EXERCISE REQUIREMENTS: Give back, character for character, the line that includes "You are given" and all lines beneath it in the data.

(Data items)
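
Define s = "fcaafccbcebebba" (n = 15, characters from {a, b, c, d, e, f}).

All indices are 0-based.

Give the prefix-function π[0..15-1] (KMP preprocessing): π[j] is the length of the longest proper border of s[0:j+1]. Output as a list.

[0, 0, 0, 0, 1, 2, 0, 0, 0, 0, 0, 0, 0, 0, 0]

π[0] = 0
j=1 s[j]='c': π[1]=0 (border '')
j=2 s[j]='a': π[2]=0 (border '')
j=3 s[j]='a': π[3]=0 (border '')
j=4 s[j]='f': π[4]=1 (border 'f')
j=5 s[j]='c': π[5]=2 (border 'fc')
j=6 s[j]='c': k: 2→0; π[6]=0 (border '')
j=7 s[j]='b': π[7]=0 (border '')
j=8 s[j]='c': π[8]=0 (border '')
j=9 s[j]='e': π[9]=0 (border '')
j=10 s[j]='b': π[10]=0 (border '')
j=11 s[j]='e': π[11]=0 (border '')
j=12 s[j]='b': π[12]=0 (border '')
j=13 s[j]='b': π[13]=0 (border '')
j=14 s[j]='a': π[14]=0 (border '')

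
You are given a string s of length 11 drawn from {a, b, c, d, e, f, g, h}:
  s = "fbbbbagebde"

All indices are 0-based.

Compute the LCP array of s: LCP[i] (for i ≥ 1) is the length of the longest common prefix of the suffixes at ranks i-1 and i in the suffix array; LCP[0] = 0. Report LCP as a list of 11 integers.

[0, 0, 1, 2, 3, 1, 0, 0, 1, 0, 0]

rank | idx | suffix
   0 |   5 | agebde
   1 |   4 | bagebde
   2 |   3 | bbagebde
   3 |   2 | bbbagebde
   4 |   1 | bbbbagebde
   5 |   8 | bde
   6 |   9 | de
   7 |  10 | e
   8 |   7 | ebde
   9 |   0 | fbbbbagebde
  10 |   6 | gebde

SA = [5, 4, 3, 2, 1, 8, 9, 10, 7, 0, 6]
i: (SA[i-1],SA[i]) lcp shared
  1: (5,4) 0 ''
  2: (4,3) 1 'b'
  3: (3,2) 2 'bb'
  4: (2,1) 3 'bbb'
  5: (1,8) 1 'b'
  6: (8,9) 0 ''
  7: (9,10) 0 ''
  8: (10,7) 1 'e'
  9: (7,0) 0 ''
  10: (0,6) 0 ''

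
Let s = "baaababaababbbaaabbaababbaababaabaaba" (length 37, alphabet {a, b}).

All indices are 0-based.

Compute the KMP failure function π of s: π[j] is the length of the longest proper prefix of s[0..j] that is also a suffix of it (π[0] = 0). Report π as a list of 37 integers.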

OUTPUT OF THE TASK:
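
You are given a string s of length 11 drawn from {a, b, c, d, e, f, g, h}:
  s = "fbbbbagebde"

All indices are 0-based.

Compute the LCP array of s: LCP[i] (for i ≥ 1) is the length of the longest common prefix of the suffixes at ranks i-1 and i in the suffix array; LCP[0] = 0. Report LCP as a list of 11 integers.

[0, 0, 1, 2, 3, 1, 0, 0, 1, 0, 0]

rank | idx | suffix
   0 |   5 | agebde
   1 |   4 | bagebde
   2 |   3 | bbagebde
   3 |   2 | bbbagebde
   4 |   1 | bbbbagebde
   5 |   8 | bde
   6 |   9 | de
   7 |  10 | e
   8 |   7 | ebde
   9 |   0 | fbbbbagebde
  10 |   6 | gebde

SA = [5, 4, 3, 2, 1, 8, 9, 10, 7, 0, 6]
i: (SA[i-1],SA[i]) lcp shared
  1: (5,4) 0 ''
  2: (4,3) 1 'b'
  3: (3,2) 2 'bb'
  4: (2,1) 3 'bbb'
  5: (1,8) 1 'b'
  6: (8,9) 0 ''
  7: (9,10) 0 ''
  8: (10,7) 1 'e'
  9: (7,0) 0 ''
  10: (0,6) 0 ''

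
Let s = "baaababaababbbaaabbaababbaababaabaaba" (length 37, alphabet {a, b}).

All indices are 0-based.

Compute the KMP failure function π of s: π[j] is the length of the longest proper prefix of s[0..j] that is also a suffix of it (π[0] = 0). Report π as a list of 37 integers.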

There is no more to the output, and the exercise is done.